Exercise requirements.
Go through the data and retrieve each line that includes the string "Comparative".

### Supplied material

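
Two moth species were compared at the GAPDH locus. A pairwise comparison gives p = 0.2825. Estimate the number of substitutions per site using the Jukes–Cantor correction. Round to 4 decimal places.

0.3545

d = −(3/4) ln(1 − 4p/3) = −0.75 ln(1 − 0.376667) = −0.75 ln(0.623333)
  = −0.75 × (-0.472674) = 0.354506 substitutions/site.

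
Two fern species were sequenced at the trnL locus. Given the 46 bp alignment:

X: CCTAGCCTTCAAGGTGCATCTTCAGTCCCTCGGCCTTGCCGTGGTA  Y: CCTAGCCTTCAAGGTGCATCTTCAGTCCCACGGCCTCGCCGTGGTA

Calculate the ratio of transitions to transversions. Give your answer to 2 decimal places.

Transitions are A↔G and C↔T; transversions are all other mismatches.
Transitions: 1. Transversions: 1.
R = 1/1 = 1.00.

1.00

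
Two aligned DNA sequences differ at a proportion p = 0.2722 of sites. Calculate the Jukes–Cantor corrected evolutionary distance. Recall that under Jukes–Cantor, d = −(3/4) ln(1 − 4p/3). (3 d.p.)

d = −(3/4) ln(1 − 4p/3) = −0.75 ln(1 − 0.362933) = −0.75 ln(0.637067)
  = −0.75 × (-0.450880) = 0.338160 substitutions/site.

0.338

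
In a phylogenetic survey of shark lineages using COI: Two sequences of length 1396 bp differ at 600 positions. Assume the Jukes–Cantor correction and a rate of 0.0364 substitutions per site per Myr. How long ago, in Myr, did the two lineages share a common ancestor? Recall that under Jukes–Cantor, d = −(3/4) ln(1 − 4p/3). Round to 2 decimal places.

p = 600/1396 ≈ 0.429799.
d = −(3/4) ln(1 − 4p/3) = −0.75 ln(1 − 0.573065) = −0.75 ln(0.426935)
  = −0.75 × (-0.851124) = 0.638343 substitutions/site.
Under a molecular clock d = 2μt, so t = d/(2μ) = 0.638343 / (2 × 0.0364) = 8.77 Myr.

8.77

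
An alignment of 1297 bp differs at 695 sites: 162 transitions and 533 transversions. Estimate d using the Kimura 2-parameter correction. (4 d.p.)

P = 162/1297 ≈ 0.124904 and Q = 533/1297 ≈ 0.410948.
Under the Kimura two-parameter model, d = −½ ln(1 − 2P − Q) − ¼ ln(1 − 2Q).
1 − 2P − Q = 0.339244, giving −½ ln(0.339244) = 0.540518.
1 − 2Q = 0.178104, giving −¼ ln(0.178104) = 0.431347.
d = 0.540518 + 0.431347 = 0.971865.

0.9719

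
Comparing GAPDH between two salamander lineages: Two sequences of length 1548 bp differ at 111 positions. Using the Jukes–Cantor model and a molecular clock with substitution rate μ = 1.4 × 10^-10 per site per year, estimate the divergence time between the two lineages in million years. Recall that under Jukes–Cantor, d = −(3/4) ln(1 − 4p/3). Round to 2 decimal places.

269.17

p = 111/1548 ≈ 0.071705.
d = −(3/4) ln(1 − 4p/3) = −0.75 ln(1 − 0.095607) = −0.75 ln(0.904393)
  = −0.75 × (-0.100491) = 0.075368 substitutions/site.
Under a molecular clock d = 2μt, so t = d/(2μ) = 0.075368 / (2 × 1.4 × 10^-10) = 269.17 million years.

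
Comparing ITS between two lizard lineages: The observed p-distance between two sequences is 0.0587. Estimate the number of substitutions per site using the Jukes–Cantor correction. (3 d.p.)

0.061

d = −(3/4) ln(1 − 4p/3) = −0.75 ln(1 − 0.078267) = −0.75 ln(0.921733)
  = −0.75 × (-0.081500) = 0.061125 substitutions/site.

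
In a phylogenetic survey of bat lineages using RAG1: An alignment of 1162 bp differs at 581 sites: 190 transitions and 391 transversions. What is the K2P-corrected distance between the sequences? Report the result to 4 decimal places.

0.8240

P = 190/1162 ≈ 0.163511 and Q = 391/1162 ≈ 0.336489.
Under the Kimura two-parameter model, d = −½ ln(1 − 2P − Q) − ¼ ln(1 − 2Q).
1 − 2P − Q = 0.336489, giving −½ ln(0.336489) = 0.544595.
1 − 2Q = 0.327022, giving −¼ ln(0.327022) = 0.279432.
d = 0.544595 + 0.279432 = 0.824027.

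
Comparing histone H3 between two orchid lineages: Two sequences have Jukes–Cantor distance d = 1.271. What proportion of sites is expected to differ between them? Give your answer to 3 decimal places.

p = (3/4)(1 − e^(−4d/3)) = 0.75 × (1 − e^(-1.694667)) = 0.75 × (1 − 0.183660) = 0.612255.

0.612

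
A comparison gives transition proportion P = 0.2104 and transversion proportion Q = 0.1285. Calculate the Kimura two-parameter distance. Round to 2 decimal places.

Under the Kimura two-parameter model, d = −½ ln(1 − 2P − Q) − ¼ ln(1 − 2Q).
1 − 2P − Q = 0.4507, giving −½ ln(0.4507) = 0.398477.
1 − 2Q = 0.743, giving −¼ ln(0.743) = 0.074265.
d = 0.398477 + 0.074265 = 0.472742.

0.47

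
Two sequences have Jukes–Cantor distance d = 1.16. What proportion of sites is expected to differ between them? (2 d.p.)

p = (3/4)(1 − e^(−4d/3)) = 0.75 × (1 − e^(-1.546667)) = 0.75 × (1 − 0.212957) = 0.590282.

0.59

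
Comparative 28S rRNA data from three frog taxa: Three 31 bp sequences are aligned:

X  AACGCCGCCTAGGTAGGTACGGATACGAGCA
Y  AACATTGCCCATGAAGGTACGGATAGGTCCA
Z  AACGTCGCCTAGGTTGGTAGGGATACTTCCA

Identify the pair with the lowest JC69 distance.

X and Z

X–Y: 9/31 differ, p = 0.290, d = 0.367.
X–Z: 6/31 differ, p = 0.194, d = 0.224.
Y–Z: 9/31 differ, p = 0.290, d = 0.367.
The smallest distance is between X and Z.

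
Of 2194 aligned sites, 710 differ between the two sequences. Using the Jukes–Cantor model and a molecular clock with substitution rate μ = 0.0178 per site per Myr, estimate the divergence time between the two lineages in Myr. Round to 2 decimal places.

11.90

p = 710/2194 ≈ 0.32361.
d = −(3/4) ln(1 − 4p/3) = −0.75 ln(1 − 0.43148) = −0.75 ln(0.56852)
  = −0.75 × (-0.564719) = 0.423539 substitutions/site.
Under a molecular clock d = 2μt, so t = d/(2μ) = 0.423539 / (2 × 0.0178) = 11.90 Myr.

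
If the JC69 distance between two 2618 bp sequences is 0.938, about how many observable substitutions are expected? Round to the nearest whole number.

Invert JC69: p = (3/4)(1 − e^(−4d/3)) = 0.75 × (1 − e^(-1.250667)) = 0.75 × (1 − 0.286314) = 0.535265.
Expected differing sites = pL ≈ 0.535265 × 2618 = 1401.32377 ≈ 1401.

1401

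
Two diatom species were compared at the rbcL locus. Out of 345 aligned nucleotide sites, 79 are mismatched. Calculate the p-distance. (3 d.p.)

0.229

p = 79/345 = 0.228985… ≈ 0.229 (to 3 d.p.).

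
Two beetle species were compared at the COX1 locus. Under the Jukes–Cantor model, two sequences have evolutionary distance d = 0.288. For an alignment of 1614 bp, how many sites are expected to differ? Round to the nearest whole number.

386

Invert JC69: p = (3/4)(1 − e^(−4d/3)) = 0.75 × (1 − e^(-0.384)) = 0.75 × (1 − 0.681131) = 0.239152.
Expected differing sites = pL ≈ 0.239152 × 1614 = 385.991328 ≈ 386.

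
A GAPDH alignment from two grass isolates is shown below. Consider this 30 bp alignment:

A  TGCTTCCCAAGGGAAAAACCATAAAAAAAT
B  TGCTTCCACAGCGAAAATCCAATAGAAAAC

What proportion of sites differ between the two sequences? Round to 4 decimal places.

The sequences differ at 8 of 30 positions (sites 8, 9, 12, 18, 22, 23, 25, 30).
p = 8/30 = 0.266666… ≈ 0.2667 (to 4 d.p.).

0.2667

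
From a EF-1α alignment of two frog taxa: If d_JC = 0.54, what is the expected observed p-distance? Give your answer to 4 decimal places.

0.3849

p = (3/4)(1 − e^(−4d/3)) = 0.75 × (1 − e^(-0.72)) = 0.75 × (1 − 0.486752) = 0.384936.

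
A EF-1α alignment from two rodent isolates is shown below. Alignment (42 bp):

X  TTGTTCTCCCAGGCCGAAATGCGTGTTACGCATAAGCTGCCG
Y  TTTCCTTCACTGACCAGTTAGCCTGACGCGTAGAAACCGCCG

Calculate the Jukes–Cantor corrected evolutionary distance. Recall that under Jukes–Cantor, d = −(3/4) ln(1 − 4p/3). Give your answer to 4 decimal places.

The sequences differ at 20 of 42 sites, so p = 20/42 ≈ 0.47619.
d = −(3/4) ln(1 − 4p/3) = −0.75 ln(1 − 0.63492) = −0.75 ln(0.36508)
  = −0.75 × (-1.007639) = 0.755729 substitutions/site.

0.7557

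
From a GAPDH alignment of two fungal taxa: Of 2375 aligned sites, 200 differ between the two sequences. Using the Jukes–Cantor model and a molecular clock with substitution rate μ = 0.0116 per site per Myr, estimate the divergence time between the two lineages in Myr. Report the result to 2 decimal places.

p = 200/2375 ≈ 0.084211.
d = −(3/4) ln(1 − 4p/3) = −0.75 ln(1 − 0.112281) = −0.75 ln(0.887719)
  = −0.75 × (-0.119100) = 0.089325 substitutions/site.
Under a molecular clock d = 2μt, so t = d/(2μ) = 0.089325 / (2 × 0.0116) = 3.85 Myr.

3.85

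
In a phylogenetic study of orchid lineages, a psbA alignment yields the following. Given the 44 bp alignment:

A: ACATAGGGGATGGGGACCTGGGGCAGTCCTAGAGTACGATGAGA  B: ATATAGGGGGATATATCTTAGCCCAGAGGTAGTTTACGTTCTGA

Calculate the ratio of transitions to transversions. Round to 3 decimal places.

0.429

Transitions are A↔G and C↔T; transversions are all other mismatches.
Transitions: 6. Transversions: 14.
R = 6/14 = 0.428571… ≈ 0.429 (to 3 d.p.).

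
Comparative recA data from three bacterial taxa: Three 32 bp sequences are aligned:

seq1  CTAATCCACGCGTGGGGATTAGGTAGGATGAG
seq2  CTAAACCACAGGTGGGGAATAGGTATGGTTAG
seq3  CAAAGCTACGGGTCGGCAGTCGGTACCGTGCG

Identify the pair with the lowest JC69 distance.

seq1 and seq2

seq1–seq2: 7/32 differ, p = 0.219, d = 0.259.
seq1–seq3: 12/32 differ, p = 0.375, d = 0.520.
seq2–seq3: 12/32 differ, p = 0.375, d = 0.520.
The smallest distance is between seq1 and seq2.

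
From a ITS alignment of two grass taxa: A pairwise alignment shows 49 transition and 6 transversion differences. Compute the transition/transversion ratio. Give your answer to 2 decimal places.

R = 49/6 = 8.166666… ≈ 8.17 (to 2 d.p.).

8.17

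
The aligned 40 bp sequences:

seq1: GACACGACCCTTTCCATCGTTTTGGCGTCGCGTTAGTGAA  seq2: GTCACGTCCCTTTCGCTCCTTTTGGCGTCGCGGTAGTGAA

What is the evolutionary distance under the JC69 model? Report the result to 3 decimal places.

0.167

The sequences differ at 6 of 40 sites (2, 7, 15, 16, 19, 33), so p = 6/40 = 0.15.
d = −(3/4) ln(1 − 4p/3) = −0.75 ln(1 − 0.2) = −0.75 ln(0.8)
  = −0.75 × (-0.223144) = 0.167358 substitutions/site.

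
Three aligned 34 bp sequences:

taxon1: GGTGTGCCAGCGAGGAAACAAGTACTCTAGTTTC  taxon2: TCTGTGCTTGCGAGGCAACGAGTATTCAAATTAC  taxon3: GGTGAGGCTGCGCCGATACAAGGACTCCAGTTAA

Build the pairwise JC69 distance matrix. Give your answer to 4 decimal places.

taxon1–taxon2: 10/34 sites differ → p ≈ 0.294118, d = −0.75 ln(1 − 0.392157) = 0.373379 ≈ 0.3734.
taxon1–taxon3: 10/34 sites differ → p ≈ 0.294118, d = −0.75 ln(1 − 0.392157) = 0.373379 ≈ 0.3734.
taxon2–taxon3: 15/34 sites differ → p ≈ 0.441176, d = −0.75 ln(1 − 0.588235) = 0.665477 ≈ 0.6655.

d(taxon1,taxon2) = 0.3734, d(taxon1,taxon3) = 0.3734, d(taxon2,taxon3) = 0.6655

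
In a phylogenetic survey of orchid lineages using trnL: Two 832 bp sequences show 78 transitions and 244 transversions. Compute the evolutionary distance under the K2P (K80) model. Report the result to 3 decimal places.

P = 78/832 = 0.09375 and Q = 244/832 ≈ 0.293269.
Under the Kimura two-parameter model, d = −½ ln(1 − 2P − Q) − ¼ ln(1 − 2Q).
1 − 2P − Q = 0.519231, giving −½ ln(0.519231) = 0.327703.
1 − 2Q = 0.413462, giving −¼ ln(0.413462) = 0.220797.
d = 0.327703 + 0.220797 = 0.548500.

0.549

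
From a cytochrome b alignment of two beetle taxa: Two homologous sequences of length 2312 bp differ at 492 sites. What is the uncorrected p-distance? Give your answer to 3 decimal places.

p = 492/2312 = 0.212802… ≈ 0.213 (to 3 d.p.).

0.213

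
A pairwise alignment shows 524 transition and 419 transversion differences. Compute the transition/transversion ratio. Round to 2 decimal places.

1.25

R = 524/419 = 1.250596… ≈ 1.25 (to 2 d.p.).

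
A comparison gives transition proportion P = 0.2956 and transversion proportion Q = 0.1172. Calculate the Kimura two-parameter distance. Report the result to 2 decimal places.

0.68

Under the Kimura two-parameter model, d = −½ ln(1 − 2P − Q) − ¼ ln(1 − 2Q).
1 − 2P − Q = 0.2916, giving −½ ln(0.2916) = 0.616186.
1 − 2Q = 0.7656, giving −¼ ln(0.7656) = 0.066774.
d = 0.616186 + 0.066774 = 0.682960.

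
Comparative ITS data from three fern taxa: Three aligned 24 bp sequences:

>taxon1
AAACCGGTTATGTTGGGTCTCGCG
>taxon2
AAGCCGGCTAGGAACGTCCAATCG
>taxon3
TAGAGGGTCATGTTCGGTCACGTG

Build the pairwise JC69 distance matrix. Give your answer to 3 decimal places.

taxon1–taxon2: 11/24 sites differ → p ≈ 0.458333, d = −0.75 ln(1 − 0.611111) = 0.708346 ≈ 0.708.
taxon1–taxon3: 8/24 sites differ → p ≈ 0.333333, d = −0.75 ln(1 − 0.444444) = 0.440839 ≈ 0.441.
taxon2–taxon3: 13/24 sites differ → p ≈ 0.541667, d = −0.75 ln(1 − 0.722223) = 0.960702 ≈ 0.961.

d(taxon1,taxon2) = 0.708, d(taxon1,taxon3) = 0.441, d(taxon2,taxon3) = 0.961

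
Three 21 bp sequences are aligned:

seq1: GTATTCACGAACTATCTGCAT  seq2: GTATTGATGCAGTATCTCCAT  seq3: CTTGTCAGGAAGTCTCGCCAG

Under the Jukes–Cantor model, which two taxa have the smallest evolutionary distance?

seq1 and seq2

seq1–seq2: 5/21 differ, p = 0.238, d = 0.286.
seq1–seq3: 9/21 differ, p = 0.429, d = 0.635.
seq2–seq3: 9/21 differ, p = 0.429, d = 0.635.
The smallest distance is between seq1 and seq2.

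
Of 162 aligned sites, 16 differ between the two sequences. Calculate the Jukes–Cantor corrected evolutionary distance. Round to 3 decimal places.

0.106

p = 16/162 ≈ 0.098765.
d = −(3/4) ln(1 − 4p/3) = −0.75 ln(1 − 0.131687) = −0.75 ln(0.868313)
  = −0.75 × (-0.141203) = 0.105902 substitutions/site.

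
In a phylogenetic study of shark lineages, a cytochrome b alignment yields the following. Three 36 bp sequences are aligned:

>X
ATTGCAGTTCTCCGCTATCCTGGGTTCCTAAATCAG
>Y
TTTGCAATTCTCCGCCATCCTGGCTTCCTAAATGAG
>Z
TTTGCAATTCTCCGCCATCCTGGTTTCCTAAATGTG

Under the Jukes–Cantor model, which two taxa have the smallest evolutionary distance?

X–Y: 5/36 differ, p = 0.139, d = 0.154.
X–Z: 6/36 differ, p = 0.167, d = 0.188.
Y–Z: 2/36 differ, p = 0.056, d = 0.058.
The smallest distance is between Y and Z.

Y and Z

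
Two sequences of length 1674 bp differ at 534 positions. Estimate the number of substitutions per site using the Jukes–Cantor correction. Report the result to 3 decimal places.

0.415

p = 534/1674 ≈ 0.318996.
d = −(3/4) ln(1 − 4p/3) = −0.75 ln(1 − 0.425328) = −0.75 ln(0.574672)
  = −0.75 × (-0.553956) = 0.415467 substitutions/site.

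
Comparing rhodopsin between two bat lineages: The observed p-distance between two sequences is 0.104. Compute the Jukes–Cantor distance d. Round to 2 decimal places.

0.11

d = −(3/4) ln(1 − 4p/3) = −0.75 ln(1 − 0.138667) = −0.75 ln(0.861333)
  = −0.75 × (-0.149274) = 0.111956 substitutions/site.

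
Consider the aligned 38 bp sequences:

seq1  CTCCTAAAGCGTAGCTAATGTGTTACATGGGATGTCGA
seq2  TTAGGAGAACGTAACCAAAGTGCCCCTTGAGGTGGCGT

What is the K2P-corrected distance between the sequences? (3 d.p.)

Of 38 sites, 9 differences are transitions and 8 are transversions, so P = 9/38 ≈ 0.236842 and Q = 8/38 ≈ 0.210526.
Under the Kimura two-parameter model, d = −½ ln(1 − 2P − Q) − ¼ ln(1 − 2Q).
1 − 2P − Q = 0.31579, giving −½ ln(0.31579) = 0.576339.
1 − 2Q = 0.578948, giving −¼ ln(0.578948) = 0.136636.
d = 0.576339 + 0.136636 = 0.712975.

0.713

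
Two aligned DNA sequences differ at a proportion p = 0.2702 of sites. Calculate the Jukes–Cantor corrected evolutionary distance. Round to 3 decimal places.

0.335

d = −(3/4) ln(1 − 4p/3) = −0.75 ln(1 − 0.360267) = −0.75 ln(0.639733)
  = −0.75 × (-0.446704) = 0.335028 substitutions/site.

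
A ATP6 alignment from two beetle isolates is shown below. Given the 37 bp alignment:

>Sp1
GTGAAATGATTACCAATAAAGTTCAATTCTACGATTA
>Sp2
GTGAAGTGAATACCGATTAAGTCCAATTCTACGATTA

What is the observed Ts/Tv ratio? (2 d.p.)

1.50

Transitions are A↔G and C↔T; transversions are all other mismatches.
Transitions: 3. Transversions: 2.
R = 3/2 = 1.50.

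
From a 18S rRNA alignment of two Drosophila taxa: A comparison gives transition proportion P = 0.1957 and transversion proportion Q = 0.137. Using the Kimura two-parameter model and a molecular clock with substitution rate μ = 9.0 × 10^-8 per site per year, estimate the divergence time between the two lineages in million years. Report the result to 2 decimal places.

2.53

Under the Kimura two-parameter model, d = −½ ln(1 − 2P − Q) − ¼ ln(1 − 2Q).
1 − 2P − Q = 0.4716, giving −½ ln(0.4716) = 0.375812.
1 − 2Q = 0.726, giving −¼ ln(0.726) = 0.080051.
d = 0.375812 + 0.080051 = 0.455863.
Under a molecular clock d = 2μt, so t = d/(2μ) = 0.455863 / (2 × 9.0 × 10^-8) = 2.53 million years.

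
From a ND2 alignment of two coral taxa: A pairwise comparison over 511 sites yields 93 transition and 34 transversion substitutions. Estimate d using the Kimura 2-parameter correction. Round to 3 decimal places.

P = 93/511 ≈ 0.181996 and Q = 34/511 ≈ 0.066536.
Under the Kimura two-parameter model, d = −½ ln(1 − 2P − Q) − ¼ ln(1 − 2Q).
1 − 2P − Q = 0.569472, giving −½ ln(0.569472) = 0.281523.
1 − 2Q = 0.866928, giving −¼ ln(0.866928) = 0.035700.
d = 0.281523 + 0.035700 = 0.317223.

0.317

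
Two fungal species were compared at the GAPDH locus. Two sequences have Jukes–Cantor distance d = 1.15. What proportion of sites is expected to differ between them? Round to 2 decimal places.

p = (3/4)(1 − e^(−4d/3)) = 0.75 × (1 − e^(-1.533333)) = 0.75 × (1 − 0.215815) = 0.588139.

0.59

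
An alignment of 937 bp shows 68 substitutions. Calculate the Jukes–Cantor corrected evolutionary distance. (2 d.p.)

p = 68/937 ≈ 0.072572.
d = −(3/4) ln(1 − 4p/3) = −0.75 ln(1 − 0.096763) = −0.75 ln(0.903237)
  = −0.75 × (-0.101770) = 0.076328 substitutions/site.

0.08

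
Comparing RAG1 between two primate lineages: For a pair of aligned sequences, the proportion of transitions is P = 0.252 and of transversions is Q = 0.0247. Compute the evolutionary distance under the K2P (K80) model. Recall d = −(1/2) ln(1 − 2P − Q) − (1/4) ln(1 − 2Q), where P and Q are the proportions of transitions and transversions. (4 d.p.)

0.3888

Under the Kimura two-parameter model, d = −½ ln(1 − 2P − Q) − ¼ ln(1 − 2Q).
1 − 2P − Q = 0.4713, giving −½ ln(0.4713) = 0.376130.
1 − 2Q = 0.9506, giving −¼ ln(0.9506) = 0.012665.
d = 0.376130 + 0.012665 = 0.388795.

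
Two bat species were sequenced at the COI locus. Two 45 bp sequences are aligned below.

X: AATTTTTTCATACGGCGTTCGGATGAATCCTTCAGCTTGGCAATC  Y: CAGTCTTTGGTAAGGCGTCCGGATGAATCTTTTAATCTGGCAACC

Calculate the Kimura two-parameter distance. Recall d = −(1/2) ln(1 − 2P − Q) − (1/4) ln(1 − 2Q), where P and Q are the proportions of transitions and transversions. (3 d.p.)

0.385

Of 45 sites, 9 differences are transitions and 4 are transversions, so P = 9/45 = 0.2 and Q = 4/45 ≈ 0.088889.
Under the Kimura two-parameter model, d = −½ ln(1 − 2P − Q) − ¼ ln(1 − 2Q).
1 − 2P − Q = 0.511111, giving −½ ln(0.511111) = 0.335584.
1 − 2Q = 0.822222, giving −¼ ln(0.822222) = 0.048936.
d = 0.335584 + 0.048936 = 0.384520.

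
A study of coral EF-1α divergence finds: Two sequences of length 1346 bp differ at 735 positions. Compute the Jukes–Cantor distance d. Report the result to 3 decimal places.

0.977

p = 735/1346 ≈ 0.546062.
d = −(3/4) ln(1 − 4p/3) = −0.75 ln(1 − 0.728083) = −0.75 ln(0.271917)
  = −0.75 × (-1.302258) = 0.976694 substitutions/site.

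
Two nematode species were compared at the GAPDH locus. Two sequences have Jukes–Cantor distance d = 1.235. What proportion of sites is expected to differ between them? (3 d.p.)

0.605

p = (3/4)(1 − e^(−4d/3)) = 0.75 × (1 − e^(-1.646667)) = 0.75 × (1 − 0.192691) = 0.605482.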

######

Task result.
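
Comparative 28S rRNA data from three frog taxa: Three 31 bp sequences are aligned:
Comparative recA data from three bacterial taxa: Three 32 bp sequences are aligned:
Comparative ITS data from three fern taxa: Three aligned 24 bp sequences: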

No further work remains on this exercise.